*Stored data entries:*
□ □ □ □ □ □ □
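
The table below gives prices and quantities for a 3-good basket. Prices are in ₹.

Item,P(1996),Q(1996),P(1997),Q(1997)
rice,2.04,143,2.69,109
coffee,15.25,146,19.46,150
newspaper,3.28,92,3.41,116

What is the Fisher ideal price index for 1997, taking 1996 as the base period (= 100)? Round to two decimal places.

125.17

Laspeyres component (base-period weights):
ΣP(1997)Q(1996) = 2.69×143 + 19.46×146 + 3.41×92 = 384.67 + 2841.16 + 313.72 = 3539.55
ΣP(1996)Q(1996) = 2.04×143 + 15.25×146 + 3.28×92 = 291.72 + 2226.5 + 301.76 = 2819.98
L = 3539.55 / 2819.98 × 100 = 125.5168
Paasche component (current-period weights):
ΣP(1997)Q(1997) = 2.69×109 + 19.46×150 + 3.41×116 = 293.21 + 2919 + 395.56 = 3607.77
ΣP(1996)Q(1997) = 2.04×109 + 15.25×150 + 3.28×116 = 222.36 + 2287.5 + 380.48 = 2890.34
P = 3607.77 / 2890.34 × 100 = 124.8216
Fisher = √(L × P) = √(125.5168 × 124.8216) = 125.1688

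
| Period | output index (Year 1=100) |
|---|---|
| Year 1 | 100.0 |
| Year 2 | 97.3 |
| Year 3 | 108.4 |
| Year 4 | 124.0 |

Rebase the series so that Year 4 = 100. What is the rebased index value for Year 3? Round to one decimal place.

Rebased(Year 3) = 108.4 / 124.0 × 100 = 87.4194

87.4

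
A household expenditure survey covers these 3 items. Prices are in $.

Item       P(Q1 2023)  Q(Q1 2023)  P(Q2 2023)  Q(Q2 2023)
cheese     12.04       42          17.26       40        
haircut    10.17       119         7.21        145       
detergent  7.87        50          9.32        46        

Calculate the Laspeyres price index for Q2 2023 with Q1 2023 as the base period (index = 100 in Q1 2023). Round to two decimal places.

97.13

Laspeyres price index uses base-period quantities as weights.
ΣP(Q2 2023)·Q(Q1 2023) = 17.26×42 + 7.21×119 + 9.32×50 = 724.92 + 857.99 + 466 = 2048.91
ΣP(Q1 2023)·Q(Q1 2023) = 12.04×42 + 10.17×119 + 7.87×50 = 505.68 + 1210.23 + 393.5 = 2109.41
Index = 2048.91 / 2109.41 × 100 = 97.1319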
□ □ □ □ □ □ □
*EXERCISE DETAILS:* Report each line above containing the string "Prices".

*ANSWER TO THIS TASK:*
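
The table below gives prices and quantities for a 3-good basket. Prices are in ₹.
A household expenditure survey covers these 3 items. Prices are in $.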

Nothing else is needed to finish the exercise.